## Task inputs
Segment Open

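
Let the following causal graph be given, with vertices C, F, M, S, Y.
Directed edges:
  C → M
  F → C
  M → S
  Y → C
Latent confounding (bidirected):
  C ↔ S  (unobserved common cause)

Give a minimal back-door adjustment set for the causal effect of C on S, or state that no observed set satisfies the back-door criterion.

desc(C)\{C}={M,S}; candidates ⊆ {F,Y}.
C↔S: latent back-door arc(s) into C.
size 0: {}; under {} C still reaches {F,S,Y} ∋ S.
size 1: {F}, {Y}; under {F} C still reaches {S,Y} ∋ S.
size 2: {F,Y}; under {F,Y} C still reaches {S} ∋ S.
C↔S cannot be blocked by any observed set — no back-door set.

C→S: no observed back-door set.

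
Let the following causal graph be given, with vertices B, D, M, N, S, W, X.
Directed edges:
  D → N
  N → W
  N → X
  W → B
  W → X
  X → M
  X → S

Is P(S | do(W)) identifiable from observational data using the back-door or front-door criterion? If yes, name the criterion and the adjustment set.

desc(W)\{W}={B,M,S,X}; candidates ⊆ {D,N}.
size 0: {}; under {} W still reaches {D,M,N,S,X} ∋ S.
{N}: W⊥S given {N} in G with W→· removed — back-door holds.
P(S|do(W)) = Σ_{N} P(S|W,N)·P(N).

P(S|do(W)): backdoor, adjust for {N}.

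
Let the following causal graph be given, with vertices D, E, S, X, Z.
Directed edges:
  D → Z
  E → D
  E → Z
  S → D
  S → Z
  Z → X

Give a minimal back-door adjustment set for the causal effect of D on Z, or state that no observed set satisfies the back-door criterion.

desc(D)\{D}={X,Z}; candidates ⊆ {E,S}.
size 0: {}; under {} D still reaches {E,S,X,Z} ∋ Z.
size 1: {E}, {S}; under {E} D still reaches {S,X,Z} ∋ Z.
{E,S}: D⊥Z given {E,S} in G with D→· removed — back-door holds.

D→Z: minimal back-door set {E, S}.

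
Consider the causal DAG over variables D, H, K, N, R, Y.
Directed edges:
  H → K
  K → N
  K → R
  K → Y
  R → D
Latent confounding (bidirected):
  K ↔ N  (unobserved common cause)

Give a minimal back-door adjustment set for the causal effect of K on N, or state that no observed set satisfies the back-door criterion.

desc(K)\{K}={D,N,R,Y}; candidates ⊆ {H}.
K↔N: latent back-door arc(s) into K.
size 0: {}; under {} K still reaches {H,N} ∋ N.
size 1: {H}; under {H} K still reaches {N} ∋ N.
K↔N cannot be blocked by any observed set — no back-door set.

K→N: no observed back-door set.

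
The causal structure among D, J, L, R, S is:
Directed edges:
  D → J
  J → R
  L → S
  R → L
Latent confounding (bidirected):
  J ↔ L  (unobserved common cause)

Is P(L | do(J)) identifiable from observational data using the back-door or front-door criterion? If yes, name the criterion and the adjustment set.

desc(J)\{J}={L,R,S}; candidates ⊆ {D}.
J↔L: latent back-door arc(s) into J.
size 0: {}; under {} J still reaches {D,L,S} ∋ L.
size 1: {D}; under {D} J still reaches {L,S} ∋ L.
J↔L cannot be blocked by any observed set — no back-door set.
{R}: (i) intercepts every directed J→L path; (ii) no back-door J→{R}; (iii) {J} blocks every back-door {R}→L. Front-door holds.
P(L|do(J)) = Σ_{R} P(R|J) Σ_{J'} P(L|R,J')P(J').

P(L|do(J)): frontdoor, adjust for {R}.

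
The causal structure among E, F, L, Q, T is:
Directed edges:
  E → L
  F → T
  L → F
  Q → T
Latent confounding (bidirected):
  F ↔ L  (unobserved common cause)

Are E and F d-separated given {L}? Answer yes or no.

Bayes-Ball from E | {L} reaches {F,T}.
F ∈ reach(E|{L}) ⇒ E ⊥̸ F | {L}.

No — E and F are d-connected given {L}.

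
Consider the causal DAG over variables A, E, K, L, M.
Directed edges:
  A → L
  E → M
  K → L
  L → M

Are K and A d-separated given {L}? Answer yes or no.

No — K and A are d-connected given {L}.

Bayes-Ball from K | {L} reaches {A}.
A ∈ reach(K|{L}) ⇒ K ⊥̸ A | {L}.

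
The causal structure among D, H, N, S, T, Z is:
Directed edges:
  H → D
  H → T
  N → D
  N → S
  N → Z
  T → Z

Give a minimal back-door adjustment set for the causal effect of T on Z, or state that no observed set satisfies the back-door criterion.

T→Z: minimal back-door set ∅.

desc(T)\{T}={Z}; candidates ⊆ {D,H,N,S}.
∅: T⊥Z given ∅ in G with T→· removed — back-door holds.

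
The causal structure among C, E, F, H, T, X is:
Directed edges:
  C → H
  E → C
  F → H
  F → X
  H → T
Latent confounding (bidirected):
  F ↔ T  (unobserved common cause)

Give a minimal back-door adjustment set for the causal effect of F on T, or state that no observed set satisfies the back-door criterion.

desc(F)\{F}={H,T,X}; candidates ⊆ {C,E}.
F↔T: latent back-door arc(s) into F.
size 0: {}; under {} F still reaches {T} ∋ T.
size 1: {C}, {E}; under {C} F still reaches {T} ∋ T.
size 2: {C,E}; under {C,E} F still reaches {T} ∋ T.
F↔T cannot be blocked by any observed set — no back-door set.

F→T: no observed back-door set.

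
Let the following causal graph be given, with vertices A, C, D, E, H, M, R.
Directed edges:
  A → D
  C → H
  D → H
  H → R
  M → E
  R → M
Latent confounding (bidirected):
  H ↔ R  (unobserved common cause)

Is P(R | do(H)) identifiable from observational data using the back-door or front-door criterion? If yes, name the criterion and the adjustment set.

desc(H)\{H}={E,M,R}; candidates ⊆ {A,C,D}.
H↔R: latent back-door arc(s) into H.
size 0: {}; under {} H still reaches {A,C,D,E,M,R} ∋ R.
size 1: {A}, {C}, {D}; under {A} H still reaches {C,D,E,M,R} ∋ R.
size 2: {A,C}, {A,D}, {C,D}; under {A,C} H still reaches {D,E,M,R} ∋ R.
H↔R cannot be blocked by any observed set — no back-door set.
No mediator lies on a directed H→…→R path.
Neither criterion identifies P(R|do(H)) in this graph.

P(R|do(H)): not identifiable (no BD/FD set).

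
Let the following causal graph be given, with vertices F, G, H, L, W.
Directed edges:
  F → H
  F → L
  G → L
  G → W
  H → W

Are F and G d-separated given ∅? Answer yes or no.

Yes — F ⊥ G | ∅.

Bayes-Ball from F | ∅ reaches {H,L,W}.
G ∉ reach(F|∅) ⇒ F ⊥ G | ∅.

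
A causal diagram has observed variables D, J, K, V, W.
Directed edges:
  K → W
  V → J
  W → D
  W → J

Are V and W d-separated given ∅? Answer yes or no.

Bayes-Ball from V | ∅ reaches {J}.
W ∉ reach(V|∅) ⇒ V ⊥ W | ∅.

Yes — V ⊥ W | ∅.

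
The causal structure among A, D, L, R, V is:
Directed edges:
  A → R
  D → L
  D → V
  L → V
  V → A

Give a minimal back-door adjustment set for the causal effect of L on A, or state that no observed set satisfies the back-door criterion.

desc(L)\{L}={A,R,V}; candidates ⊆ {D}.
size 0: {}; under {} L still reaches {A,D,R,V} ∋ A.
{D}: L⊥A given {D} in G with L→· removed — back-door holds.

L→A: minimal back-door set {D}.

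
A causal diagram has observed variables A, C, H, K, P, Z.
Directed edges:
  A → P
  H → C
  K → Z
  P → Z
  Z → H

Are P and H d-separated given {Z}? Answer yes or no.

Yes — P ⊥ H | {Z}.

Bayes-Ball from P | {Z} reaches {A,K}.
H ∉ reach(P|{Z}) ⇒ P ⊥ H | {Z}.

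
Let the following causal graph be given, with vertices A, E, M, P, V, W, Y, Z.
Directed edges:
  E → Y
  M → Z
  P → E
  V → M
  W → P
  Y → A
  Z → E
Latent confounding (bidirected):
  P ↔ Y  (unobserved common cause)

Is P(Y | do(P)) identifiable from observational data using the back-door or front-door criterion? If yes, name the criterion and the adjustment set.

P(Y|do(P)): frontdoor, adjust for {E}.

desc(P)\{P}={A,E,Y}; candidates ⊆ {M,V,W,Z}.
P↔Y: latent back-door arc(s) into P.
size 0: {}; under {} P still reaches {A,W,Y} ∋ Y.
size 1: {M}, {V}, {W} …(+1); under {M} P still reaches {A,W,Y} ∋ Y.
size 2: {M,V}, {M,W}, {M,Z} …(+3); under {M,V} P still reaches {A,W,Y} ∋ Y.
P↔Y cannot be blocked by any observed set — no back-door set.
{E}: (i) intercepts every directed P→Y path; (ii) no back-door P→{E}; (iii) {P} blocks every back-door {E}→Y. Front-door holds.
P(Y|do(P)) = Σ_{E} P(E|P) Σ_{P'} P(Y|E,P')P(P').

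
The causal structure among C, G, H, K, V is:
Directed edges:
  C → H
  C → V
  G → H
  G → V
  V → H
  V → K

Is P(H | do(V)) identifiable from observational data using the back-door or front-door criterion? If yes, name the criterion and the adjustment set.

P(H|do(V)): backdoor, adjust for {C, G}.

desc(V)\{V}={H,K}; candidates ⊆ {C,G}.
size 0: {}; under {} V still reaches {C,G,H} ∋ H.
size 1: {C}, {G}; under {C} V still reaches {G,H} ∋ H.
{C,G}: V⊥H given {C,G} in G with V→· removed — back-door holds.
P(H|do(V)) = Σ_{C,G} P(H|V,C,G)·P(C,G).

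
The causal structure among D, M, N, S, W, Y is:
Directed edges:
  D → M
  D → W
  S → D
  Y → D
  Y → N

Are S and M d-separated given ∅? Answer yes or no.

Bayes-Ball from S | ∅ reaches {D,M,W}.
M ∈ reach(S|∅) ⇒ S ⊥̸ M | ∅.

No — S and M are d-connected given ∅.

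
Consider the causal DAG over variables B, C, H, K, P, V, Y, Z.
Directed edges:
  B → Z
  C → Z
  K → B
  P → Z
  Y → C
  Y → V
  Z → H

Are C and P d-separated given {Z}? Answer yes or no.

No — C and P are d-connected given {Z}.

Bayes-Ball from C | {Z} reaches {B,K,P,V,Y}.
P ∈ reach(C|{Z}) ⇒ C ⊥̸ P | {Z}.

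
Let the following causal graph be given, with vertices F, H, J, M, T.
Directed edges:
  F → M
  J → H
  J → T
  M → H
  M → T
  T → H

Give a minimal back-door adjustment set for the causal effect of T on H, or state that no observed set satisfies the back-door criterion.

desc(T)\{T}={H}; candidates ⊆ {F,J,M}.
size 0: {}; under {} T still reaches {F,H,J,M} ∋ H.
size 1: {F}, {J}, {M}; under {F} T still reaches {H,J,M} ∋ H.
{J,M}: T⊥H given {J,M} in G with T→· removed — back-door holds.

T→H: minimal back-door set {J, M}.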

Segment Closed

What lines of the material above include "over"? Copy each one.

## Exercise answer
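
Consider the causal DAG over variables D, H, K, N, R, Y.
Consider the causal DAG over variables A, E, K, L, M.
Consider the causal DAG over variables B, C, H, K, P, V, Y, Z.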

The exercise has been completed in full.